_EXERCISE DETAILS_: Only the lines from the top of the data through the line with "# Then transpose: (batch, num_heads, seq_len, head_dim)" should be repeated, each exactly as written.

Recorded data
# # # # # # #
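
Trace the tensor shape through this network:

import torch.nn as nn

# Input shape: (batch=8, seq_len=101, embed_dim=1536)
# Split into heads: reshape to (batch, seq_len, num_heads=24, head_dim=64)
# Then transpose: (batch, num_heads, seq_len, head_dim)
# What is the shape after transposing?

Input shape: (8, 101, 1536)
  -> after reshape: (8, 101, 24, 64)
Output shape: (8, 24, 101, 64)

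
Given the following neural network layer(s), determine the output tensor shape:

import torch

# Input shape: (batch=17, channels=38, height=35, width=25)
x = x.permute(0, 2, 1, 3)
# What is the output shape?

Input shape: (17, 38, 35, 25)
Output shape: (17, 35, 38, 25)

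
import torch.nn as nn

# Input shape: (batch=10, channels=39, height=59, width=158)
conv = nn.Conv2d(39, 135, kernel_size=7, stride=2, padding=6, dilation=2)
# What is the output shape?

Input shape: (10, 39, 59, 158)
Output shape: (10, 135, 30, 79)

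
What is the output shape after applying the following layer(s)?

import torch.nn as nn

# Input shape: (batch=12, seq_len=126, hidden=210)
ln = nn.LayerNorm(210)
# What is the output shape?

Input shape: (12, 126, 210)
Output shape: (12, 126, 210)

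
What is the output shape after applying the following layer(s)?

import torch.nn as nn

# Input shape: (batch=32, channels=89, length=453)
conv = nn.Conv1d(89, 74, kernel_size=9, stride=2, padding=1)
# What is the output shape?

Input shape: (32, 89, 453)
Output shape: (32, 74, 224)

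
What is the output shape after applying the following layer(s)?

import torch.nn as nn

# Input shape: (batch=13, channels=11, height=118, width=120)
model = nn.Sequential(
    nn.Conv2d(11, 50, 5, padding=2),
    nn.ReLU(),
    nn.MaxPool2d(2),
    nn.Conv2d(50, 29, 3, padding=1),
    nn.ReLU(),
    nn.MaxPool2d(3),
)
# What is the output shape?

Input shape: (13, 11, 118, 120)
  -> after first Conv2d: (13, 50, 118, 120)
  -> after first MaxPool2d: (13, 50, 59, 60)
  -> after second Conv2d: (13, 29, 59, 60)
Output shape: (13, 29, 19, 20)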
# # # # # # #
_REPLY_:
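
Trace the tensor shape through this network:

import torch.nn as nn

# Input shape: (batch=8, seq_len=101, embed_dim=1536)
# Split into heads: reshape to (batch, seq_len, num_heads=24, head_dim=64)
# Then transpose: (batch, num_heads, seq_len, head_dim)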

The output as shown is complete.